# TASK DIRECTIONS
Begin at the line with "Let !11 = 14684570" and return each line through the final one of the listing below, exactly as written.

# TASK DATA
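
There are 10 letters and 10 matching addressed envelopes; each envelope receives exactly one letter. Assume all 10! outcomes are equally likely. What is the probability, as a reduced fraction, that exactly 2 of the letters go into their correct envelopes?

2119/11520

Favorable outcomes: C(10,2)·!8 = 45·14833 = 667485.
Total outcomes: 10! = 3628800.
Probability = 667485/3628800 = 2119/11520.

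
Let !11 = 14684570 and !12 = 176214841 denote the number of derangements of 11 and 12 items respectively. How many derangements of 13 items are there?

!13 = (13-1)·(!12 + !11) = 12·(176214841 + 14684570) = 12·190899411 = 2290792932.

2290792932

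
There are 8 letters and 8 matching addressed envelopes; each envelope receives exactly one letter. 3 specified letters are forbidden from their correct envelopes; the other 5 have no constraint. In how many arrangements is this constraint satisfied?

Let A_j be the event that the j-th constrained one is fixed. By inclusion-exclusion over the 3 events:
Σ_{j=0}^{3} (-1)^j C(3,j)(8-j)!
= C(3,0)·8! - C(3,1)·7! + C(3,2)·6! - C(3,3)·5!
= 40320 - 15120 + 2160 - 120
= 27240

27240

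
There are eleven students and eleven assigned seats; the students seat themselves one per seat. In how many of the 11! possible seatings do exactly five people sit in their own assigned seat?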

# EXERCISE SOLUTION
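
Let !11 = 14684570 and !12 = 176214841 denote the number of derangements of 11 and 12 items respectively. How many derangements of 13 items are there?

!13 = (13-1)·(!12 + !11) = 12·(176214841 + 14684570) = 12·190899411 = 2290792932.

2290792932

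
There are 8 letters and 8 matching addressed envelopes; each envelope receives exactly one letter. 3 specified letters are forbidden from their correct envelopes; the other 5 have no constraint. In how many arrangements is this constraint satisfied?

Let A_j be the event that the j-th constrained one is fixed. By inclusion-exclusion over the 3 events:
Σ_{j=0}^{3} (-1)^j C(3,j)(8-j)!
= C(3,0)·8! - C(3,1)·7! + C(3,2)·6! - C(3,3)·5!
= 40320 - 15120 + 2160 - 120
= 27240

27240

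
There are eleven students and eleven assigned seats; the students seat themselves one per seat. In how many of the 11! possible seatings do exactly five people sit in their own assigned seat?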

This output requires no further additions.